▼

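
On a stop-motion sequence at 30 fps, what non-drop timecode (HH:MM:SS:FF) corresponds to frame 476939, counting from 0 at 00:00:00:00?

04:24:57:29

476939 ÷ 30 = 15897 full seconds, remainder 29 frames.
15897 s = 4 h 24 min 57 s.
Timecode: 04:24:57:29.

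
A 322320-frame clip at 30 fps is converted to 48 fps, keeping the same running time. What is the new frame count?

Target frames = source frames × (target rate / source rate) = 322320 × (48)/(30) = 322320 × 8/5 = 515712.

515712 frames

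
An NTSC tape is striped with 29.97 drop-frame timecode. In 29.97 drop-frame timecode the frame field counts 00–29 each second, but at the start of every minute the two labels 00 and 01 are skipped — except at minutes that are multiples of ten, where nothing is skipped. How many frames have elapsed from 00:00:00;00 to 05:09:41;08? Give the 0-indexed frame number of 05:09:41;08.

As if non-drop at 30 labels/s: (5 × 3600 + 9 × 60 + 41) × 30 + 8 = 557438.
Minute boundaries passed: 309; those not divisible by 10: 309 − 30 = 279; dropped labels = 2 × 279 = 558.
Actual frame index = 557438 − 558 = 556880.

556880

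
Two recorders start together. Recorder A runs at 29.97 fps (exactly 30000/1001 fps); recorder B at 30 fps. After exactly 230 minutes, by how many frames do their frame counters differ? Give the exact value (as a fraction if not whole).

230 min = 13800 s.
A emits 30000/1001 × 13800 = 414000000/1001 frames; B emits 30 × 13800 = 414000.
Difference = 414000/1001 frames (≈ 413.5864); B is ahead of A.

414000/1001 frames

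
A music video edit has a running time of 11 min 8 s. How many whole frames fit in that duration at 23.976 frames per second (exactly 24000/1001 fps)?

11 min 8 s = 668 s.
Frames = 668 × 24000/1001 = 16032000/1001 ≈ 16015.9840.
Complete frames: 16015.

16015 frames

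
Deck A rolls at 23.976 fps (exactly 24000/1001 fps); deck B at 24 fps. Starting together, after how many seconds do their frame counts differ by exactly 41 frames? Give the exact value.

41041/24 seconds

The gap grows by |24 − 24000/1001| = 24/1001 frames per second.
Time for a 41-frame gap: 41 ÷ (24/1001) = 41041/24 s.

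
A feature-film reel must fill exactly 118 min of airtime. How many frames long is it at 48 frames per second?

339840 frames

118 min = 7080 s.
Frames = 7080 × 48 = 339840.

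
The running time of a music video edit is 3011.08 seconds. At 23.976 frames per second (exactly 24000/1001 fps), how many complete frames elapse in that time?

72193 frames

Frames = 3011.08 × 24000/1001 = 72265920/1001 ≈ 72193.7263.
Complete frames: 72193.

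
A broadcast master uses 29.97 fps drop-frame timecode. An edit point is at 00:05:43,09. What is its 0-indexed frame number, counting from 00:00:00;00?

10289

Complete 10-minute blocks: 0, each 17982 frames → 0.
Remaining 5 whole minutes in the current block: 1800 + 4 × 1798 = 8992 frames.
Within the current minute: 43 × 30 + 9 − 2 = 1297 (labels ;00/;01 skipped at this minute). Total = 0 + 8992 + 1297 = 10289.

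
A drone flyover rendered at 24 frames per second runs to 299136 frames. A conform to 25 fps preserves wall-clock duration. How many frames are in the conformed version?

311600 frames

Target frames = source frames × (target rate / source rate) = 299136 × (25)/(24) = 299136 × 25/24 = 311600.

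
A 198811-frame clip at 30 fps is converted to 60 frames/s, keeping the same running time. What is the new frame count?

Frames at target rate = 198811 × (60) / (30) = 397622.

397622 frames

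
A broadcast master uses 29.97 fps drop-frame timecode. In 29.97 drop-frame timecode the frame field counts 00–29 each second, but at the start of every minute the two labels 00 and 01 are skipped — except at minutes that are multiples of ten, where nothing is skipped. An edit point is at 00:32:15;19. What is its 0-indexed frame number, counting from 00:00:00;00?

58011

Complete 10-minute blocks: 3, each 17982 frames → 53946.
Remaining 2 whole minutes in the current block: 1800 + 1 × 1798 = 3598 frames.
Within the current minute: 15 × 30 + 19 − 2 = 467 (labels ;00/;01 skipped at this minute). Total = 53946 + 3598 + 467 = 58011.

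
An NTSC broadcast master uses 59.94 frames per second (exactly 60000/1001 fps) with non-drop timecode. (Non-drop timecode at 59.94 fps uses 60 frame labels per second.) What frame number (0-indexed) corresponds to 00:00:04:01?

frame 241

Total seconds to the label: (0 × 3600 + 0 × 60 + 4) = 4.
Frame index = 4 × 60 + 1 = 241.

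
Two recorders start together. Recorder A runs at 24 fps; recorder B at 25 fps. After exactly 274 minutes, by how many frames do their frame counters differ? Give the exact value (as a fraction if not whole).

16440 frames

274 min = 16440 s.
A emits 24 × 16440 = 394560 frames; B emits 25 × 16440 = 411000.
Difference = 16440 frames; B is ahead of A.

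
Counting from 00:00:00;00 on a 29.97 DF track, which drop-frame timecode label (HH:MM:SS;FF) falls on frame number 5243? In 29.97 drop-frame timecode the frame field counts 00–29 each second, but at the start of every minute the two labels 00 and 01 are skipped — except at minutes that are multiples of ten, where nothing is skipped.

00:02:54;27

Each 10-minute DF block holds 10 × 60 × 30 − 9 × 2 = 17982 frames. 5243 ÷ 17982 → 0 full blocks, remainder 5243.
Within the partial block the first minute is 1800 frames and each further minute 1798, so 2 further minute boundaries passed. Total skipped labels = 18 × 0 + 2 × 2 = 4.
Non-drop label index = 5243 + 4 = 5247; at 30 labels/s that is 00:02:54:27, i.e. DF 00:02:54;27.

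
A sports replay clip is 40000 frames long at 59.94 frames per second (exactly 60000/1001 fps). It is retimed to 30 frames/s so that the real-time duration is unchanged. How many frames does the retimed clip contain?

20020 frames

Target frames = source frames × (target rate / source rate) = 40000 × (30)/(60000/1001) = 40000 × 1001/2000 = 20020.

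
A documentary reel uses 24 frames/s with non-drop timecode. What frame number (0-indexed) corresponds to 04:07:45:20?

Total seconds to the label: (4 × 3600 + 7 × 60 + 45) = 14865.
Frame index = 14865 × 24 + 20 = 356780.

frame 356780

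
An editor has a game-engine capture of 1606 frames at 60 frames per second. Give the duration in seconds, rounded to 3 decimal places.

26.767 seconds

Running time = 1606 × 1/60 = 803/30 s ≈ 26.767 s.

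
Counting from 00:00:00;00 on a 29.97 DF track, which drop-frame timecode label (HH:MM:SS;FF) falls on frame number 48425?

00:26:55;23

Each 10-minute DF block holds 10 × 60 × 30 − 9 × 2 = 17982 frames. 48425 ÷ 17982 → 2 full blocks, remainder 12461.
Within the partial block the first minute is 1800 frames and each further minute 1798, so 6 further minute boundaries passed. Total skipped labels = 18 × 2 + 2 × 6 = 48.
Non-drop label index = 48425 + 48 = 48473; at 30 labels/s that is 00:26:55:23, i.e. DF 00:26:55;23.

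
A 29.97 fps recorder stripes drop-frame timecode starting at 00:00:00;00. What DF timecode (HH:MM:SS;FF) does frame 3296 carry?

00:01:49;28

Ten DF minutes hold 17982 frames, so frame 3296 lies in block 0 (frames 0–17981) with 3296 frames into that block.
The block's first minute is 1800 frames and the rest 1798 each; 3296 frames reaches minute 1, so 0 × 18 + 1 × 2 = 2 labels have been skipped so far.
Adding those back, label number 3296 + 2 = 3298 at 30 labels/s is 109 s + 28 f = 0 h 1 min 49 s frame 28, i.e. 00:01:49;28.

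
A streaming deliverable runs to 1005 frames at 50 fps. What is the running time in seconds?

Running time = 1005 / (50) = 20.1 s.

20.1 seconds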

▲

• **YOUR INSTRUCTIONS**
Reproduce every line of the data so that nothing differs from the original.

• **SOLUTION TO THIS PROBLEM**
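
On a stop-motion sequence at 30 fps, what non-drop timecode (HH:MM:SS:FF) corresponds to frame 476939, counting from 0 at 00:00:00:00?

04:24:57:29

476939 ÷ 30 = 15897 full seconds, remainder 29 frames.
15897 s = 4 h 24 min 57 s.
Timecode: 04:24:57:29.

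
A 322320-frame clip at 30 fps is converted to 48 fps, keeping the same running time. What is the new frame count?

Target frames = source frames × (target rate / source rate) = 322320 × (48)/(30) = 322320 × 8/5 = 515712.

515712 frames

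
An NTSC tape is striped with 29.97 drop-frame timecode. In 29.97 drop-frame timecode the frame field counts 00–29 each second, but at the start of every minute the two labels 00 and 01 are skipped — except at minutes that are multiples of ten, where nothing is skipped. How many frames have elapsed from 00:00:00;00 to 05:09:41;08? Give the 0-indexed frame number of 05:09:41;08.

As if non-drop at 30 labels/s: (5 × 3600 + 9 × 60 + 41) × 30 + 8 = 557438.
Minute boundaries passed: 309; those not divisible by 10: 309 − 30 = 279; dropped labels = 2 × 279 = 558.
Actual frame index = 557438 − 558 = 556880.

556880

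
Two recorders start together. Recorder A runs at 29.97 fps (exactly 30000/1001 fps); recorder B at 30 fps. After exactly 230 minutes, by how many frames do their frame counters differ? Give the exact value (as a fraction if not whole).

230 min = 13800 s.
A emits 30000/1001 × 13800 = 414000000/1001 frames; B emits 30 × 13800 = 414000.
Difference = 414000/1001 frames (≈ 413.5864); B is ahead of A.

414000/1001 frames

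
A music video edit has a running time of 11 min 8 s. How many whole frames fit in that duration at 23.976 frames per second (exactly 24000/1001 fps)?

11 min 8 s = 668 s.
Frames = 668 × 24000/1001 = 16032000/1001 ≈ 16015.9840.
Complete frames: 16015.

16015 frames

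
Deck A rolls at 23.976 fps (exactly 24000/1001 fps); deck B at 24 fps. Starting together, after how many seconds do their frame counts differ by exactly 41 frames? Give the exact value.

41041/24 seconds

The gap grows by |24 − 24000/1001| = 24/1001 frames per second.
Time for a 41-frame gap: 41 ÷ (24/1001) = 41041/24 s.

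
A feature-film reel must fill exactly 118 min of airtime. How many frames long is it at 48 frames per second?

339840 frames

118 min = 7080 s.
Frames = 7080 × 48 = 339840.

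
The running time of a music video edit is 3011.08 seconds. At 23.976 frames per second (exactly 24000/1001 fps), how many complete frames elapse in that time?

72193 frames

Frames = 3011.08 × 24000/1001 = 72265920/1001 ≈ 72193.7263.
Complete frames: 72193.

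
A broadcast master uses 29.97 fps drop-frame timecode. An edit point is at 00:05:43,09. What is its 0-indexed frame number, counting from 00:00:00;00?

10289

Complete 10-minute blocks: 0, each 17982 frames → 0.
Remaining 5 whole minutes in the current block: 1800 + 4 × 1798 = 8992 frames.
Within the current minute: 43 × 30 + 9 − 2 = 1297 (labels ;00/;01 skipped at this minute). Total = 0 + 8992 + 1297 = 10289.

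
A drone flyover rendered at 24 frames per second runs to 299136 frames. A conform to 25 fps preserves wall-clock duration. How many frames are in the conformed version?

311600 frames

Target frames = source frames × (target rate / source rate) = 299136 × (25)/(24) = 299136 × 25/24 = 311600.

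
A 198811-frame clip at 30 fps is converted to 60 frames/s, keeping the same running time. What is the new frame count?

Frames at target rate = 198811 × (60) / (30) = 397622.

397622 frames

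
A broadcast master uses 29.97 fps drop-frame timecode. In 29.97 drop-frame timecode the frame field counts 00–29 each second, but at the start of every minute the two labels 00 and 01 are skipped — except at minutes that are multiples of ten, where nothing is skipped. An edit point is at 00:32:15;19. What is its 0-indexed frame number, counting from 00:00:00;00?

58011

Complete 10-minute blocks: 3, each 17982 frames → 53946.
Remaining 2 whole minutes in the current block: 1800 + 1 × 1798 = 3598 frames.
Within the current minute: 15 × 30 + 19 − 2 = 467 (labels ;00/;01 skipped at this minute). Total = 53946 + 3598 + 467 = 58011.

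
An NTSC broadcast master uses 59.94 frames per second (exactly 60000/1001 fps) with non-drop timecode. (Non-drop timecode at 59.94 fps uses 60 frame labels per second.) What frame number (0-indexed) corresponds to 00:00:04:01?

frame 241

Total seconds to the label: (0 × 3600 + 0 × 60 + 4) = 4.
Frame index = 4 × 60 + 1 = 241.

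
Two recorders start together. Recorder A runs at 24 fps; recorder B at 25 fps. After exactly 274 minutes, by how many frames do their frame counters differ? Give the exact value (as a fraction if not whole).

16440 frames

274 min = 16440 s.
A emits 24 × 16440 = 394560 frames; B emits 25 × 16440 = 411000.
Difference = 16440 frames; B is ahead of A.

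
Counting from 00:00:00;00 on a 29.97 DF track, which drop-frame timecode label (HH:MM:SS;FF) falls on frame number 5243? In 29.97 drop-frame timecode the frame field counts 00–29 each second, but at the start of every minute the two labels 00 and 01 are skipped — except at minutes that are multiples of ten, where nothing is skipped.

00:02:54;27

Each 10-minute DF block holds 10 × 60 × 30 − 9 × 2 = 17982 frames. 5243 ÷ 17982 → 0 full blocks, remainder 5243.
Within the partial block the first minute is 1800 frames and each further minute 1798, so 2 further minute boundaries passed. Total skipped labels = 18 × 0 + 2 × 2 = 4.
Non-drop label index = 5243 + 4 = 5247; at 30 labels/s that is 00:02:54:27, i.e. DF 00:02:54;27.

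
A sports replay clip is 40000 frames long at 59.94 frames per second (exactly 60000/1001 fps). It is retimed to 30 frames/s so that the real-time duration is unchanged. How many frames does the retimed clip contain?

20020 frames

Target frames = source frames × (target rate / source rate) = 40000 × (30)/(60000/1001) = 40000 × 1001/2000 = 20020.

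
A documentary reel uses 24 frames/s with non-drop timecode. What frame number (0-indexed) corresponds to 04:07:45:20?

Total seconds to the label: (4 × 3600 + 7 × 60 + 45) = 14865.
Frame index = 14865 × 24 + 20 = 356780.

frame 356780

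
An editor has a game-engine capture of 1606 frames at 60 frames per second. Give the duration in seconds, rounded to 3 decimal places.

26.767 seconds

Running time = 1606 × 1/60 = 803/30 s ≈ 26.767 s.

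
Counting from 00:00:00;00 on a 29.97 DF track, which drop-frame timecode label (HH:MM:SS;FF) falls on frame number 48425?

00:26:55;23

Each 10-minute DF block holds 10 × 60 × 30 − 9 × 2 = 17982 frames. 48425 ÷ 17982 → 2 full blocks, remainder 12461.
Within the partial block the first minute is 1800 frames and each further minute 1798, so 6 further minute boundaries passed. Total skipped labels = 18 × 2 + 2 × 6 = 48.
Non-drop label index = 48425 + 48 = 48473; at 30 labels/s that is 00:26:55:23, i.e. DF 00:26:55;23.

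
A 29.97 fps recorder stripes drop-frame timecode starting at 00:00:00;00. What DF timecode (HH:MM:SS;FF) does frame 3296 carry?

00:01:49;28

Ten DF minutes hold 17982 frames, so frame 3296 lies in block 0 (frames 0–17981) with 3296 frames into that block.
The block's first minute is 1800 frames and the rest 1798 each; 3296 frames reaches minute 1, so 0 × 18 + 1 × 2 = 2 labels have been skipped so far.
Adding those back, label number 3296 + 2 = 3298 at 30 labels/s is 109 s + 28 f = 0 h 1 min 49 s frame 28, i.e. 00:01:49;28.

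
A streaming deliverable runs to 1005 frames at 50 fps. What is the running time in seconds?

Running time = 1005 / (50) = 20.1 s.

20.1 seconds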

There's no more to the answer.